▶ **The task**: Copy the lines exactly. Begin at the first line of the data and stop after the line with "Answer: 53308".

Data for analysis START

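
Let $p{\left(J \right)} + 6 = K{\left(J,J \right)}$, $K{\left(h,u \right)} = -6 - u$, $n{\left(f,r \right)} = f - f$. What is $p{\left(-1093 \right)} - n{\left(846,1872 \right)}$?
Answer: $1081$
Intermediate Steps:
$n{\left(f,r \right)} = 0$
$p{\left(J \right)} = -12 - J$ ($p{\left(J \right)} = -6 - \left(6 + J\right) = -12 - J$)
$p{\left(-1093 \right)} - n{\left(846,1872 \right)} = \left(-12 - -1093\right) - 0 = \left(-12 + 1093\right) + 0 = 1081 + 0 = 1081$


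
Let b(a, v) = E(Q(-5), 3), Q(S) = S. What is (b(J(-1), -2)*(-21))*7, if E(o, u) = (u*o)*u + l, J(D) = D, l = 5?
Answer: 5880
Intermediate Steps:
E(o, u) = 5 + o*u**2 (E(o, u) = (u*o)*u + 5 = (o*u)*u + 5 = o*u**2 + 5 = 5 + o*u**2)
b(a, v) = -40 (b(a, v) = 5 - 5*3**2 = 5 - 5*9 = 5 - 45 = -40)
(b(J(-1), -2)*(-21))*7 = -40*(-21)*7 = 840*7 = 5880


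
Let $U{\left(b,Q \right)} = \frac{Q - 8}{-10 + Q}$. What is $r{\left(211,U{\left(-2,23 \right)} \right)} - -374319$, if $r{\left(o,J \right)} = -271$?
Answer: $374048$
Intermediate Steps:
$U{\left(b,Q \right)} = \frac{-8 + Q}{-10 + Q}$
$r{\left(211,U{\left(-2,23 \right)} \right)} - -374319 = -271 - -374319 = -271 + 374319 = 374048$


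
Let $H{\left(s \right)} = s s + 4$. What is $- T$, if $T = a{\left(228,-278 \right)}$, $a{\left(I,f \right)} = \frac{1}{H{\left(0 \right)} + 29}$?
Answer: $- \frac{1}{33} \approx -0.030303$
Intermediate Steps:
$H{\left(s \right)} = 4 + s^{2}$ ($H{\left(s \right)} = s^{2} + 4 = 4 + s^{2}$)
$a{\left(I,f \right)} = \frac{1}{33}$ ($a{\left(I,f \right)} = \frac{1}{\left(4 + 0^{2}\right) + 29} = \frac{1}{\left(4 + 0\right) + 29} = \frac{1}{4 + 29} = \frac{1}{33}$)
$T = \frac{1}{33} \approx 0.030303$
$- T = \left(-1\right) \frac{1}{33} = - \frac{1}{33}$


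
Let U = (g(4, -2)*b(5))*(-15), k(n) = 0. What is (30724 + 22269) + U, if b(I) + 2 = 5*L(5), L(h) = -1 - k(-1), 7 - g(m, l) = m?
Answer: 53308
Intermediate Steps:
g(m, l) = 7 - m
L(h) = -1 (L(h) = -1 - 1*0 = -1 + 0 = -1)
b(I) = -7 (b(I) = -2 + 5*(-1) = -2 - 5 = -7)
U = 315 (U = ((7 - 1*4)*(-7))*(-15) = ((7 - 4)*(-7))*(-15) = (3*(-7))*(-15) = -21*(-15) = 315)
(30724 + 22269) + U = (30724 + 22269) + 315 = 52993 + 315 = 53308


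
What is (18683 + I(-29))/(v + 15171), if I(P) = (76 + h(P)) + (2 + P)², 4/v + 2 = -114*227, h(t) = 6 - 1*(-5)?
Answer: 126158530/98156369 ≈ 1.2853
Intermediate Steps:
h(t) = 11 (h(t) = 6 + 5 = 11)
v = -1/6470 (v = 4/(-2 - 114*227) = 4/(-2 - 25878) = 4/(-25880) = 4*(-1/25880) = -1/6470 ≈ -0.00015456)
I(P) = 87 + (2 + P)² (I(P) = (76 + 11) + (2 + P)² = 87 + (2 + P)²)
(18683 + I(-29))/(v + 15171) = (18683 + (87 + (2 - 29)²))/(-1/6470 + 15171) = (18683 + (87 + (-27)²))/(98156369/6470) = (18683 + (87 + 729))*(6470/98156369) = (18683 + 816)*(6470/98156369) = 19499*(6470/98156369) = 126158530/98156369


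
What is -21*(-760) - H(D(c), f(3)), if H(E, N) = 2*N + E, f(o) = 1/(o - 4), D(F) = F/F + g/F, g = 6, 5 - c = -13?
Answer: 47882/3 ≈ 15961.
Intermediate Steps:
c = 18 (c = 5 - 1*(-13) = 5 + 13 = 18)
D(F) = 1 + 6/F (D(F) = F/F + 6/F = 1 + 6/F)
f(o) = 1/(-4 + o)
H(E, N) = E + 2*N
-21*(-760) - H(D(c), f(3)) = -21*(-760) - ((6 + 18)/18 + 2/(-4 + 3)) = 15960 - ((1/18)*24 + 2/(-1)) = 15960 - (4/3 + 2*(-1)) = 15960 - (4/3 - 2) = 15960 - 1*(-⅔) = 15960 + ⅔ = 47882/3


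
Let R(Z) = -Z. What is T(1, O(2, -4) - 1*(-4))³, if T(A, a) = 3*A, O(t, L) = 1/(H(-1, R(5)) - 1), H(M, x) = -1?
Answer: 27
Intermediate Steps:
O(t, L) = -½ (O(t, L) = 1/(-1 - 1) = 1/(-2) = -½)
T(1, O(2, -4) - 1*(-4))³ = (3*1)³ = 3³ = 27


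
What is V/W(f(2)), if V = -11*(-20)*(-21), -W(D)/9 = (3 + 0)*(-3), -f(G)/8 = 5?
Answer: -1540/27 ≈ -57.037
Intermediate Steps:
f(G) = -40 (f(G) = -8*5 = -40)
W(D) = 81 (W(D) = -9*(3 + 0)*(-3) = -27*(-3) = -9*(-9) = 81)
V = -4620 (V = 220*(-21) = -4620)
V/W(f(2)) = -4620/81 = -4620*1/81 = -1540/27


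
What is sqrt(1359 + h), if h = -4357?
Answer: I*sqrt(2998) ≈ 54.754*I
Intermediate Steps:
sqrt(1359 + h) = sqrt(1359 - 4357) = sqrt(-2998) = I*sqrt(2998)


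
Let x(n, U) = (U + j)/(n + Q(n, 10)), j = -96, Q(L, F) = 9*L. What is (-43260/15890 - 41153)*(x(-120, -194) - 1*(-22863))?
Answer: -25631565950561/27240 ≈ -9.4095e+8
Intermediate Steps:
x(n, U) = (-96 + U)/(10*n) (x(n, U) = (U - 96)/(n + 9*n) = (-96 + U)/((10*n)) = (-96 + U)*(1/(10*n)) = (-96 + U)/(10*n))
(-43260/15890 - 41153)*(x(-120, -194) - 1*(-22863)) = (-43260/15890 - 41153)*((⅒)*(-96 - 194)/(-120) - 1*(-22863)) = (-43260*1/15890 - 41153)*((⅒)*(-1/120)*(-290) + 22863) = (-618/227 - 41153)*(29/120 + 22863) = -9342349/227*2743589/120 = -25631565950561/27240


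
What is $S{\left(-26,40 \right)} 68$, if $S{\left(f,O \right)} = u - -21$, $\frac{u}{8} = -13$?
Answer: $-5644$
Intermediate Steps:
$u = -104$ ($u = 8 \left(-13\right) = -104$)
$S{\left(f,O \right)} = -83$ ($S{\left(f,O \right)} = -104 - -21 = -104 + 21 = -83$)
$S{\left(-26,40 \right)} 68 = \left(-83\right) 68 = -5644$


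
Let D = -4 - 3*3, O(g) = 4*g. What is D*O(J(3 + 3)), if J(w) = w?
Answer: -312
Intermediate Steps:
D = -13 (D = -4 - 9 = -13)
D*O(J(3 + 3)) = -52*(3 + 3) = -52*6 = -13*24 = -312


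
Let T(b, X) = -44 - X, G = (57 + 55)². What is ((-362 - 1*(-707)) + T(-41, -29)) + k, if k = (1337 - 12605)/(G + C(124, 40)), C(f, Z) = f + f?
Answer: 350841/1066 ≈ 329.12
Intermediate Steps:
C(f, Z) = 2*f
G = 12544 (G = 112² = 12544)
k = -939/1066 (k = (1337 - 12605)/(12544 + 2*124) = -11268/(12544 + 248) = -11268/12792 = -11268*1/12792 = -939/1066 ≈ -0.88086)
((-362 - 1*(-707)) + T(-41, -29)) + k = ((-362 - 1*(-707)) + (-44 - 1*(-29))) - 939/1066 = ((-362 + 707) + (-44 + 29)) - 939/1066 = (345 - 15) - 939/1066 = 330 - 939/1066 = 350841/1066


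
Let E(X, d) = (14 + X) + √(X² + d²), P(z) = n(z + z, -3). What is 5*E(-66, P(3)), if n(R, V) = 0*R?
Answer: 70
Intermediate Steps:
n(R, V) = 0
P(z) = 0
E(X, d) = 14 + X + √(X² + d²)
5*E(-66, P(3)) = 5*(14 - 66 + √((-66)² + 0²)) = 5*(14 - 66 + √(4356 + 0)) = 5*(14 - 66 + √4356) = 5*(14 - 66 + 66) = 5*14 = 70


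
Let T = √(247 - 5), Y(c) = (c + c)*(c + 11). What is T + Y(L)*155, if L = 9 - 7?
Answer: 8060 + 11*√2 ≈ 8075.6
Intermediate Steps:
L = 2
Y(c) = 2*c*(11 + c) (Y(c) = (2*c)*(11 + c) = 2*c*(11 + c))
T = 11*√2 (T = √242 = 11*√2 ≈ 15.556)
T + Y(L)*155 = 11*√2 + (2*2*(11 + 2))*155 = 11*√2 + (2*2*13)*155 = 11*√2 + 52*155 = 11*√2 + 8060 = 8060 + 11*√2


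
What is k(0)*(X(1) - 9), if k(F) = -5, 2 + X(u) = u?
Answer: 50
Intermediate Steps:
X(u) = -2 + u
k(0)*(X(1) - 9) = -5*((-2 + 1) - 9) = -5*(-1 - 9) = -5*(-10) = 50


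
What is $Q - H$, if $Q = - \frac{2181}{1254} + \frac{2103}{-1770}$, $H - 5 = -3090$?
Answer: $\frac{190025188}{61655} \approx 3082.1$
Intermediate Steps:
$H = -3085$ ($H = 5 - 3090 = -3085$)
$Q = - \frac{180487}{61655}$ ($Q = \left(-2181\right) \frac{1}{1254} + 2103 \left(- \frac{1}{1770}\right) = - \frac{727}{418} - \frac{701}{590} = - \frac{180487}{61655} \approx -2.9274$)
$Q - H = - \frac{180487}{61655} - -3085 = - \frac{180487}{61655} + 3085 = \frac{190025188}{61655}$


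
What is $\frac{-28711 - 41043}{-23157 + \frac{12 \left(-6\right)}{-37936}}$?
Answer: $\frac{330773468}{109810485} \approx 3.0122$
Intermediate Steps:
$\frac{-28711 - 41043}{-23157 + \frac{12 \left(-6\right)}{-37936}} = - \frac{69754}{-23157 - - \frac{9}{4742}} = - \frac{69754}{-23157 + \frac{9}{4742}} = - \frac{69754}{- \frac{109810485}{4742}} = \left(-69754\right) \left(- \frac{4742}{109810485}\right) = \frac{330773468}{109810485}$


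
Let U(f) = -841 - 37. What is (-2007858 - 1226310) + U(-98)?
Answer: -3235046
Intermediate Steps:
U(f) = -878
(-2007858 - 1226310) + U(-98) = (-2007858 - 1226310) - 878 = -3234168 - 878 = -3235046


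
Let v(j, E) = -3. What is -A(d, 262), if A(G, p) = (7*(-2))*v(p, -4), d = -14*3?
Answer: -42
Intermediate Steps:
d = -42
A(G, p) = 42 (A(G, p) = (7*(-2))*(-3) = -14*(-3) = 42)
-A(d, 262) = -1*42 = -42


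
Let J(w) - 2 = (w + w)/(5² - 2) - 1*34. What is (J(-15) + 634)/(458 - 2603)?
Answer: -1256/4485 ≈ -0.28004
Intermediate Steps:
J(w) = -32 + 2*w/23 (J(w) = 2 + ((w + w)/(5² - 2) - 1*34) = 2 + ((2*w)/(25 - 2) - 34) = 2 + ((2*w)/23 - 34) = 2 + ((2*w)*(1/23) - 34) = 2 + (2*w/23 - 34) = 2 + (-34 + 2*w/23) = -32 + 2*w/23)
(J(-15) + 634)/(458 - 2603) = ((-32 + (2/23)*(-15)) + 634)/(458 - 2603) = ((-32 - 30/23) + 634)/(-2145) = (-766/23 + 634)*(-1/2145) = (13816/23)*(-1/2145) = -1256/4485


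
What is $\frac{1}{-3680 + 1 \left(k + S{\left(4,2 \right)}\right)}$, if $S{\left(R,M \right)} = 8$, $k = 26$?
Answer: $- \frac{1}{3646} \approx -0.00027427$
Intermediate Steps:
$\frac{1}{-3680 + 1 \left(k + S{\left(4,2 \right)}\right)} = \frac{1}{-3680 + 1 \left(26 + 8\right)} = \frac{1}{-3680 + 1 \cdot 34} = \frac{1}{-3680 + 34} = \frac{1}{-3646} = - \frac{1}{3646}$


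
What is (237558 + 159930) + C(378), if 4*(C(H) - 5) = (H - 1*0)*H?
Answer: 433214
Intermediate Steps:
C(H) = 5 + H²/4 (C(H) = 5 + ((H - 1*0)*H)/4 = 5 + ((H + 0)*H)/4 = 5 + (H*H)/4 = 5 + H²/4)
(237558 + 159930) + C(378) = (237558 + 159930) + (5 + (¼)*378²) = 397488 + (5 + (¼)*142884) = 397488 + (5 + 35721) = 397488 + 35726 = 433214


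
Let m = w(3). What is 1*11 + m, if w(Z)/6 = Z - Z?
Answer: 11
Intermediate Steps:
w(Z) = 0 (w(Z) = 6*(Z - Z) = 6*0 = 0)
m = 0
1*11 + m = 1*11 + 0 = 11 + 0 = 11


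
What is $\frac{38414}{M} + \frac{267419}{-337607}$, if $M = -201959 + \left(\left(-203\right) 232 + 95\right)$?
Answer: $- \frac{39772734769}{42025319360} \approx -0.9464$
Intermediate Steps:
$M = -248960$ ($M = -201959 + \left(-47096 + 95\right) = -201959 - 47001 = -248960$)
$\frac{38414}{M} + \frac{267419}{-337607} = \frac{38414}{-248960} + \frac{267419}{-337607} = 38414 \left(- \frac{1}{248960}\right) + 267419 \left(- \frac{1}{337607}\right) = - \frac{19207}{124480} - \frac{267419}{337607} = - \frac{39772734769}{42025319360}$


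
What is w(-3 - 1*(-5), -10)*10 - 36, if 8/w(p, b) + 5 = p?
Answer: -188/3 ≈ -62.667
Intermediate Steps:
w(p, b) = 8/(-5 + p)
w(-3 - 1*(-5), -10)*10 - 36 = (8/(-5 + (-3 - 1*(-5))))*10 - 36 = (8/(-5 + (-3 + 5)))*10 - 36 = (8/(-5 + 2))*10 - 36 = (8/(-3))*10 - 36 = (8*(-⅓))*10 - 36 = -8/3*10 - 36 = -80/3 - 36 = -188/3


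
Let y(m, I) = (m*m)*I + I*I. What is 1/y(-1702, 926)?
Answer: 1/2683297980 ≈ 3.7268e-10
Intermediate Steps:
y(m, I) = I² + I*m² (y(m, I) = m²*I + I² = I*m² + I² = I² + I*m²)
1/y(-1702, 926) = 1/(926*(926 + (-1702)²)) = 1/(926*(926 + 2896804)) = 1/(926*2897730) = 1/2683297980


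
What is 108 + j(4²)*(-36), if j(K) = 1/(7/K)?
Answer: 180/7 ≈ 25.714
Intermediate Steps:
j(K) = K/7
108 + j(4²)*(-36) = 108 + ((⅐)*4²)*(-36) = 108 + ((⅐)*16)*(-36) = 108 + (16/7)*(-36) = 108 - 576/7 = 180/7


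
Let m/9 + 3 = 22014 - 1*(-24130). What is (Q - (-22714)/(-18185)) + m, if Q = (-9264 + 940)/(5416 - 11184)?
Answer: 10889508564527/26222770 ≈ 4.1527e+5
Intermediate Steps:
Q = 2081/1442 (Q = -8324/(-5768) = -8324*(-1/5768) = 2081/1442 ≈ 1.4431)
m = 415269 (m = -27 + 9*(22014 - 1*(-24130)) = -27 + 9*(22014 + 24130) = -27 + 9*46144 = -27 + 415296 = 415269)
(Q - (-22714)/(-18185)) + m = (2081/1442 - (-22714)/(-18185)) + 415269 = (2081/1442 - (-22714)*(-1)/18185) + 415269 = (2081/1442 - 1*22714/18185) + 415269 = (2081/1442 - 22714/18185) + 415269 = 5089397/26222770 + 415269 = 10889508564527/26222770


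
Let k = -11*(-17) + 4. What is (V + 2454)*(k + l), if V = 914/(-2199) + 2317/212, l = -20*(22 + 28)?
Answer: -929481673603/466188 ≈ -1.9938e+6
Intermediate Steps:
l = -1000 (l = -20*50 = -1000)
V = 4901315/466188 (V = 914*(-1/2199) + 2317*(1/212) = -914/2199 + 2317/212 = 4901315/466188 ≈ 10.514)
k = 191 (k = 187 + 4 = 191)
(V + 2454)*(k + l) = (4901315/466188 + 2454)*(191 - 1000) = (1148926667/466188)*(-809) = -929481673603/466188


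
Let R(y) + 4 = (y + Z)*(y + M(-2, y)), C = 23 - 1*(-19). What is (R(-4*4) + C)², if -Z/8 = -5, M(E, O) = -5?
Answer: 217156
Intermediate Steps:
C = 42 (C = 23 + 19 = 42)
Z = 40 (Z = -8*(-5) = 40)
R(y) = -4 + (-5 + y)*(40 + y) (R(y) = -4 + (y + 40)*(y - 5) = -4 + (40 + y)*(-5 + y) = -4 + (-5 + y)*(40 + y))
(R(-4*4) + C)² = ((-204 + (-4*4)² + 35*(-4*4)) + 42)² = ((-204 + (-16)² + 35*(-16)) + 42)² = ((-204 + 256 - 560) + 42)² = (-508 + 42)² = (-466)² = 217156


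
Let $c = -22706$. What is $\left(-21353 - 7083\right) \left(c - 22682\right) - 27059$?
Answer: $1290626109$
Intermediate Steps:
$\left(-21353 - 7083\right) \left(c - 22682\right) - 27059 = \left(-21353 - 7083\right) \left(-22706 - 22682\right) - 27059 = \left(-28436\right) \left(-45388\right) - 27059 = 1290653168 - 27059 = 1290626109$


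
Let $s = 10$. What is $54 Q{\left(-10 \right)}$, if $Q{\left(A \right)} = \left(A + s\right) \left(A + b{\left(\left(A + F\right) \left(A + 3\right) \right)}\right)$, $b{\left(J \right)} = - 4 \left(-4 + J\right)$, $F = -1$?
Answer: $0$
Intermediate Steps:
$b{\left(J \right)} = 16 - 4 J$
$Q{\left(A \right)} = \left(10 + A\right) \left(16 + A - 4 \left(-1 + A\right) \left(3 + A\right)\right)$ ($Q{\left(A \right)} = \left(A + 10\right) \left(A - \left(-16 + 4 \left(A - 1\right) \left(A + 3\right)\right)\right) = \left(10 + A\right) \left(A - \left(-16 + 4 \left(-1 + A\right) \left(3 + A\right)\right)\right) = \left(10 + A\right) \left(16 + A - 4 \left(-1 + A\right) \left(3 + A\right)\right)$)
$54 Q{\left(-10 \right)} = 54 \left(280 - 47 \left(-10\right)^{2} - -420 - 4 \left(-10\right)^{3}\right) = 54 \left(280 - 4700 + 420 - -4000\right) = 54 \left(280 - 4700 + 420 + 4000\right) = 54 \cdot 0 = 0$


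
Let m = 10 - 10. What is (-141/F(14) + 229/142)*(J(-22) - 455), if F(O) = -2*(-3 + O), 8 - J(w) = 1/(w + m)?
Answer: -61603745/17182 ≈ -3585.4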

Data for analysis END

▶ **The completed task**:
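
Let $p{\left(J \right)} + 6 = K{\left(J,J \right)}$, $K{\left(h,u \right)} = -6 - u$, $n{\left(f,r \right)} = f - f$. What is $p{\left(-1093 \right)} - n{\left(846,1872 \right)}$?
Answer: $1081$
Intermediate Steps:
$n{\left(f,r \right)} = 0$
$p{\left(J \right)} = -12 - J$ ($p{\left(J \right)} = -6 - \left(6 + J\right) = -12 - J$)
$p{\left(-1093 \right)} - n{\left(846,1872 \right)} = \left(-12 - -1093\right) - 0 = \left(-12 + 1093\right) + 0 = 1081 + 0 = 1081$


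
Let b(a, v) = E(Q(-5), 3), Q(S) = S. What is (b(J(-1), -2)*(-21))*7, if E(o, u) = (u*o)*u + l, J(D) = D, l = 5?
Answer: 5880
Intermediate Steps:
E(o, u) = 5 + o*u**2 (E(o, u) = (u*o)*u + 5 = (o*u)*u + 5 = o*u**2 + 5 = 5 + o*u**2)
b(a, v) = -40 (b(a, v) = 5 - 5*3**2 = 5 - 5*9 = 5 - 45 = -40)
(b(J(-1), -2)*(-21))*7 = -40*(-21)*7 = 840*7 = 5880


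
Let $U{\left(b,Q \right)} = \frac{Q - 8}{-10 + Q}$. What is $r{\left(211,U{\left(-2,23 \right)} \right)} - -374319$, if $r{\left(o,J \right)} = -271$?
Answer: $374048$
Intermediate Steps:
$U{\left(b,Q \right)} = \frac{-8 + Q}{-10 + Q}$
$r{\left(211,U{\left(-2,23 \right)} \right)} - -374319 = -271 - -374319 = -271 + 374319 = 374048$


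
Let $H{\left(s \right)} = s s + 4$. What is $- T$, if $T = a{\left(228,-278 \right)}$, $a{\left(I,f \right)} = \frac{1}{H{\left(0 \right)} + 29}$?
Answer: $- \frac{1}{33} \approx -0.030303$
Intermediate Steps:
$H{\left(s \right)} = 4 + s^{2}$ ($H{\left(s \right)} = s^{2} + 4 = 4 + s^{2}$)
$a{\left(I,f \right)} = \frac{1}{33}$ ($a{\left(I,f \right)} = \frac{1}{\left(4 + 0^{2}\right) + 29} = \frac{1}{\left(4 + 0\right) + 29} = \frac{1}{4 + 29} = \frac{1}{33}$)
$T = \frac{1}{33} \approx 0.030303$
$- T = \left(-1\right) \frac{1}{33} = - \frac{1}{33}$


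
Let U = (g(4, -2)*b(5))*(-15), k(n) = 0. What is (30724 + 22269) + U, if b(I) + 2 = 5*L(5), L(h) = -1 - k(-1), 7 - g(m, l) = m?
Answer: 53308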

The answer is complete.